### Supplied data

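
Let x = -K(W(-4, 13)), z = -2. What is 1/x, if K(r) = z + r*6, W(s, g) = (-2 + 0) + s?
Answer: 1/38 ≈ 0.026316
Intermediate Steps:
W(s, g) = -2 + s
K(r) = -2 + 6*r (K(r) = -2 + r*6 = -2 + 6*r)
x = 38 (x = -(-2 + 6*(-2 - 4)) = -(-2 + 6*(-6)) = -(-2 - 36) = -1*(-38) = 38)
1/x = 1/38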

######
### Supplied data

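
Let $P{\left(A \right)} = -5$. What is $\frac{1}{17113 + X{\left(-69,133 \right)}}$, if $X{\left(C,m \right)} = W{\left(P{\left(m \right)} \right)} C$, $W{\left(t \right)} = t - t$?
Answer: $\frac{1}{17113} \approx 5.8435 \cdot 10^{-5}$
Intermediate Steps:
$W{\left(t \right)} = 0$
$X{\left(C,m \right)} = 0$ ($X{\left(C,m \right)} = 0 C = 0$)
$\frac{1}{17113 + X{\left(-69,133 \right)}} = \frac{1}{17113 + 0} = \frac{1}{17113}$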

######
### Supplied data

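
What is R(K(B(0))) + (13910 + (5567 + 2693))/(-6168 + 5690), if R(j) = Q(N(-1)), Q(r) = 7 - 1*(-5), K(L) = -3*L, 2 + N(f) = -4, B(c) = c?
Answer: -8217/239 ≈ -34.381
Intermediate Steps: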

######

When the string "What" appears in a line of the records above, that line is to be copied.

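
Let x = -K(W(-4, 13)), z = -2. What is 1/x, if K(r) = z + r*6, W(s, g) = (-2 + 0) + s?
Let $P{\left(A \right)} = -5$. What is $\frac{1}{17113 + X{\left(-69,133 \right)}}$, if $X{\left(C,m \right)} = W{\left(P{\left(m \right)} \right)} C$, $W{\left(t \right)} = t - t$?
What is R(K(B(0))) + (13910 + (5567 + 2693))/(-6168 + 5690), if R(j) = Q(N(-1)), Q(r) = 7 - 1*(-5), K(L) = -3*L, 2 + N(f) = -4, B(c) = c?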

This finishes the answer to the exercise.